▸ **WHAT IS BEING ASKED**
Retype the data exactly, leaving nothing out.

▸ **MATERIAL SUPPLIED**
━━━━━━━━━━━━━━━━

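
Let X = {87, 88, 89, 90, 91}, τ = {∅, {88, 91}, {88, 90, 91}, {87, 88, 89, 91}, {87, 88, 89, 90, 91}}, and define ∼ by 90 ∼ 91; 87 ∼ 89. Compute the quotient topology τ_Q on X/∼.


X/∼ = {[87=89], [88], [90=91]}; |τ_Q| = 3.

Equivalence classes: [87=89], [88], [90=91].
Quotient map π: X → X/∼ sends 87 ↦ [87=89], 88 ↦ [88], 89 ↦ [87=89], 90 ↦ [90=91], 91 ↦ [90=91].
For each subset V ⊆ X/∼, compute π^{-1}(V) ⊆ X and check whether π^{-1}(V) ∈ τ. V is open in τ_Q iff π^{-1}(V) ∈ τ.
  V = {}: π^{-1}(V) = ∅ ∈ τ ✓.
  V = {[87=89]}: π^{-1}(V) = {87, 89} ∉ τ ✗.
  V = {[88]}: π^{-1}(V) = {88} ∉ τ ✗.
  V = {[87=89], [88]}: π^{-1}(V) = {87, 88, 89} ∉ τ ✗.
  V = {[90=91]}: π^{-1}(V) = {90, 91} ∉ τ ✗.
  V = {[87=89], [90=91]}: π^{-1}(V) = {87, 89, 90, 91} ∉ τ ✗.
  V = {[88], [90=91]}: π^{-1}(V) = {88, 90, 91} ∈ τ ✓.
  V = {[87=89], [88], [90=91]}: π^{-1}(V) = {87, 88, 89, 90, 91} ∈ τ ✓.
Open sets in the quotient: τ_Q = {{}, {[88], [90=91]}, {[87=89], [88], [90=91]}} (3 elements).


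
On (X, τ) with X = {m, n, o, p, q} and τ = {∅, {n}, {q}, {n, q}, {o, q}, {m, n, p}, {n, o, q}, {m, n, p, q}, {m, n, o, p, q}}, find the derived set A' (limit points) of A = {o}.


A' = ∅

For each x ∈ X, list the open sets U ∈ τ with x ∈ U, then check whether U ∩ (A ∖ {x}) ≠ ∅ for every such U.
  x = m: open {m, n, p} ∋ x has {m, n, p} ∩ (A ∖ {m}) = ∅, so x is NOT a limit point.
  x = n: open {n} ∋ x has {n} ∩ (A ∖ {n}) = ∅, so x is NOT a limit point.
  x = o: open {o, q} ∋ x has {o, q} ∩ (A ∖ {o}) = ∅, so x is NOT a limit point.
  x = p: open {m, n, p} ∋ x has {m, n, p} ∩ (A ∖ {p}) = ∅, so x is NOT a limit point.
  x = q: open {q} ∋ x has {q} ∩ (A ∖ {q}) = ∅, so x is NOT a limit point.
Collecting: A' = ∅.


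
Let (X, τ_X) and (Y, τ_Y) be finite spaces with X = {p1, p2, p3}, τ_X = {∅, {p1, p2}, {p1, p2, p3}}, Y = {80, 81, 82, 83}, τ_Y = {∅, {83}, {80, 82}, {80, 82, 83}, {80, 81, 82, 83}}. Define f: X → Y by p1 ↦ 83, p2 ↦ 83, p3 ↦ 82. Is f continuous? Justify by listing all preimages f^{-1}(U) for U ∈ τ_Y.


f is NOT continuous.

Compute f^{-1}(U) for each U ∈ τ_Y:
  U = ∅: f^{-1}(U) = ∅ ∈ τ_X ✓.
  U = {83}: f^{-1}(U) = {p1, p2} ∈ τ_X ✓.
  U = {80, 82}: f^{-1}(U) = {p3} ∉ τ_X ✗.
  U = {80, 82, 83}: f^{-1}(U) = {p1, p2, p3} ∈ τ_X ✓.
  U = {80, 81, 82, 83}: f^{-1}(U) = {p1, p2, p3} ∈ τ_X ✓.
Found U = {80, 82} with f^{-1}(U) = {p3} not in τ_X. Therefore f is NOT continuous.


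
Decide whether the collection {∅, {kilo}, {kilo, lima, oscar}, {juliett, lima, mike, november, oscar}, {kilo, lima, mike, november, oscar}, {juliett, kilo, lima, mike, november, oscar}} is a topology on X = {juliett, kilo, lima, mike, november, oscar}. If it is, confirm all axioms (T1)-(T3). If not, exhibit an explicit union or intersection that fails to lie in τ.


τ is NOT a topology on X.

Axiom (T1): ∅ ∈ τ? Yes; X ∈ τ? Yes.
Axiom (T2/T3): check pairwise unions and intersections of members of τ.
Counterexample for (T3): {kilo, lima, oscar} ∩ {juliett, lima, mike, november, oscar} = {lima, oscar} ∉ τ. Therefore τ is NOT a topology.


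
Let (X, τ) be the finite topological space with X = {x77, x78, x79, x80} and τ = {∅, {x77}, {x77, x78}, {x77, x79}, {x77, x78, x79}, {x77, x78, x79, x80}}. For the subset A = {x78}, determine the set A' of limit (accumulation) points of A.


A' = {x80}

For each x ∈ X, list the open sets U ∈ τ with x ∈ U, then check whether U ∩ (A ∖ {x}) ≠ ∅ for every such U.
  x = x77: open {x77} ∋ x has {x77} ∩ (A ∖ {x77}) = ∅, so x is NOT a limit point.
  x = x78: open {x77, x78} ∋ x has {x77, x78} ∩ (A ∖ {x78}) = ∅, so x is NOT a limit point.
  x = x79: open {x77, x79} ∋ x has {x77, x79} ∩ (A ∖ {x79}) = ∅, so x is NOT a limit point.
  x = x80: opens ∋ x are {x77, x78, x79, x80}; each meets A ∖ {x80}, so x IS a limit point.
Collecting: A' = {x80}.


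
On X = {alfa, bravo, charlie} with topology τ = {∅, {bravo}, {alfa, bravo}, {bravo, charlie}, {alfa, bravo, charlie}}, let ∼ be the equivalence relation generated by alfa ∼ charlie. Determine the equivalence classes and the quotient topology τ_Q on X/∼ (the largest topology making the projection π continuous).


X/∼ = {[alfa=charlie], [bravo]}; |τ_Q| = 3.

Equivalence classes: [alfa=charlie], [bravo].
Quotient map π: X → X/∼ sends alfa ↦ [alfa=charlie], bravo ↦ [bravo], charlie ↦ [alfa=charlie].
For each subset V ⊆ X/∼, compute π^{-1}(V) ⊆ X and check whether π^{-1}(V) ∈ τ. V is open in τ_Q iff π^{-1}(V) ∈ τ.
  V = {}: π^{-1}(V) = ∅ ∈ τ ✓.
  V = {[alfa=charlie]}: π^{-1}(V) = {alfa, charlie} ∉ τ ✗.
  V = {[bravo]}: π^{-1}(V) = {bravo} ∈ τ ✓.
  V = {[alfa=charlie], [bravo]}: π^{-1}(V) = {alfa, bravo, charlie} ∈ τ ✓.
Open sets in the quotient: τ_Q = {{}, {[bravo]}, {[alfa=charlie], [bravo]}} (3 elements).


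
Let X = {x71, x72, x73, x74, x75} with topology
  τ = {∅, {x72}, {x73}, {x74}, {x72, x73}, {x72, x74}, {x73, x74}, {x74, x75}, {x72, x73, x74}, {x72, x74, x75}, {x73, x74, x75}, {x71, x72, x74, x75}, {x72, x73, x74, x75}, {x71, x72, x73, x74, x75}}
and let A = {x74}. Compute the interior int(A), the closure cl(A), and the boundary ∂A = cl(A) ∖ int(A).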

━━━━━━━━━━━━━━━━

▸ **RESULT**
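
Let X = {87, 88, 89, 90, 91}, τ = {∅, {88, 91}, {88, 90, 91}, {87, 88, 89, 91}, {87, 88, 89, 90, 91}}, and define ∼ by 90 ∼ 91; 87 ∼ 89. Compute the quotient topology τ_Q on X/∼.


X/∼ = {[87=89], [88], [90=91]}; |τ_Q| = 3.

Equivalence classes: [87=89], [88], [90=91].
Quotient map π: X → X/∼ sends 87 ↦ [87=89], 88 ↦ [88], 89 ↦ [87=89], 90 ↦ [90=91], 91 ↦ [90=91].
For each subset V ⊆ X/∼, compute π^{-1}(V) ⊆ X and check whether π^{-1}(V) ∈ τ. V is open in τ_Q iff π^{-1}(V) ∈ τ.
  V = {}: π^{-1}(V) = ∅ ∈ τ ✓.
  V = {[87=89]}: π^{-1}(V) = {87, 89} ∉ τ ✗.
  V = {[88]}: π^{-1}(V) = {88} ∉ τ ✗.
  V = {[87=89], [88]}: π^{-1}(V) = {87, 88, 89} ∉ τ ✗.
  V = {[90=91]}: π^{-1}(V) = {90, 91} ∉ τ ✗.
  V = {[87=89], [90=91]}: π^{-1}(V) = {87, 89, 90, 91} ∉ τ ✗.
  V = {[88], [90=91]}: π^{-1}(V) = {88, 90, 91} ∈ τ ✓.
  V = {[87=89], [88], [90=91]}: π^{-1}(V) = {87, 88, 89, 90, 91} ∈ τ ✓.
Open sets in the quotient: τ_Q = {{}, {[88], [90=91]}, {[87=89], [88], [90=91]}} (3 elements).


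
On (X, τ) with X = {m, n, o, p, q} and τ = {∅, {n}, {q}, {n, q}, {o, q}, {m, n, p}, {n, o, q}, {m, n, p, q}, {m, n, o, p, q}}, find the derived set A' (limit points) of A = {o}.


A' = ∅

For each x ∈ X, list the open sets U ∈ τ with x ∈ U, then check whether U ∩ (A ∖ {x}) ≠ ∅ for every such U.
  x = m: open {m, n, p} ∋ x has {m, n, p} ∩ (A ∖ {m}) = ∅, so x is NOT a limit point.
  x = n: open {n} ∋ x has {n} ∩ (A ∖ {n}) = ∅, so x is NOT a limit point.
  x = o: open {o, q} ∋ x has {o, q} ∩ (A ∖ {o}) = ∅, so x is NOT a limit point.
  x = p: open {m, n, p} ∋ x has {m, n, p} ∩ (A ∖ {p}) = ∅, so x is NOT a limit point.
  x = q: open {q} ∋ x has {q} ∩ (A ∖ {q}) = ∅, so x is NOT a limit point.
Collecting: A' = ∅.


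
Let (X, τ_X) and (Y, τ_Y) be finite spaces with X = {p1, p2, p3}, τ_X = {∅, {p1, p2}, {p1, p2, p3}}, Y = {80, 81, 82, 83}, τ_Y = {∅, {83}, {80, 82}, {80, 82, 83}, {80, 81, 82, 83}}. Define f: X → Y by p1 ↦ 83, p2 ↦ 83, p3 ↦ 82. Is f continuous? Justify by listing all preimages f^{-1}(U) for U ∈ τ_Y.


f is NOT continuous.

Compute f^{-1}(U) for each U ∈ τ_Y:
  U = ∅: f^{-1}(U) = ∅ ∈ τ_X ✓.
  U = {83}: f^{-1}(U) = {p1, p2} ∈ τ_X ✓.
  U = {80, 82}: f^{-1}(U) = {p3} ∉ τ_X ✗.
  U = {80, 82, 83}: f^{-1}(U) = {p1, p2, p3} ∈ τ_X ✓.
  U = {80, 81, 82, 83}: f^{-1}(U) = {p1, p2, p3} ∈ τ_X ✓.
Found U = {80, 82} with f^{-1}(U) = {p3} not in τ_X. Therefore f is NOT continuous.


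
Decide whether the collection {∅, {kilo}, {kilo, lima, oscar}, {juliett, lima, mike, november, oscar}, {kilo, lima, mike, november, oscar}, {juliett, kilo, lima, mike, november, oscar}} is a topology on X = {juliett, kilo, lima, mike, november, oscar}. If it is, confirm all axioms (T1)-(T3). If not, exhibit an explicit union or intersection that fails to lie in τ.


τ is NOT a topology on X.

Axiom (T1): ∅ ∈ τ? Yes; X ∈ τ? Yes.
Axiom (T2/T3): check pairwise unions and intersections of members of τ.
Counterexample for (T3): {kilo, lima, oscar} ∩ {juliett, lima, mike, november, oscar} = {lima, oscar} ∉ τ. Therefore τ is NOT a topology.


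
Let (X, τ) be the finite topological space with X = {x77, x78, x79, x80} and τ = {∅, {x77}, {x77, x78}, {x77, x79}, {x77, x78, x79}, {x77, x78, x79, x80}}. For the subset A = {x78}, determine the set A' of limit (accumulation) points of A.


A' = {x80}

For each x ∈ X, list the open sets U ∈ τ with x ∈ U, then check whether U ∩ (A ∖ {x}) ≠ ∅ for every such U.
  x = x77: open {x77} ∋ x has {x77} ∩ (A ∖ {x77}) = ∅, so x is NOT a limit point.
  x = x78: open {x77, x78} ∋ x has {x77, x78} ∩ (A ∖ {x78}) = ∅, so x is NOT a limit point.
  x = x79: open {x77, x79} ∋ x has {x77, x79} ∩ (A ∖ {x79}) = ∅, so x is NOT a limit point.
  x = x80: opens ∋ x are {x77, x78, x79, x80}; each meets A ∖ {x80}, so x IS a limit point.
Collecting: A' = {x80}.


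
On X = {alfa, bravo, charlie} with topology τ = {∅, {bravo}, {alfa, bravo}, {bravo, charlie}, {alfa, bravo, charlie}}, let ∼ be the equivalence relation generated by alfa ∼ charlie. Determine the equivalence classes and the quotient topology τ_Q on X/∼ (the largest topology making the projection π continuous).


X/∼ = {[alfa=charlie], [bravo]}; |τ_Q| = 3.

Equivalence classes: [alfa=charlie], [bravo].
Quotient map π: X → X/∼ sends alfa ↦ [alfa=charlie], bravo ↦ [bravo], charlie ↦ [alfa=charlie].
For each subset V ⊆ X/∼, compute π^{-1}(V) ⊆ X and check whether π^{-1}(V) ∈ τ. V is open in τ_Q iff π^{-1}(V) ∈ τ.
  V = {}: π^{-1}(V) = ∅ ∈ τ ✓.
  V = {[alfa=charlie]}: π^{-1}(V) = {alfa, charlie} ∉ τ ✗.
  V = {[bravo]}: π^{-1}(V) = {bravo} ∈ τ ✓.
  V = {[alfa=charlie], [bravo]}: π^{-1}(V) = {alfa, bravo, charlie} ∈ τ ✓.
Open sets in the quotient: τ_Q = {{}, {[bravo]}, {[alfa=charlie], [bravo]}} (3 elements).


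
Let X = {x71, x72, x73, x74, x75} with topology
  τ = {∅, {x72}, {x73}, {x74}, {x72, x73}, {x72, x74}, {x73, x74}, {x74, x75}, {x72, x73, x74}, {x72, x74, x75}, {x73, x74, x75}, {x71, x72, x74, x75}, {x72, x73, x74, x75}, {x71, x72, x73, x74, x75}}
and let A = {x74}. Compute the interior int(A), the closure cl(A), and the boundary ∂A = cl(A) ∖ int(A).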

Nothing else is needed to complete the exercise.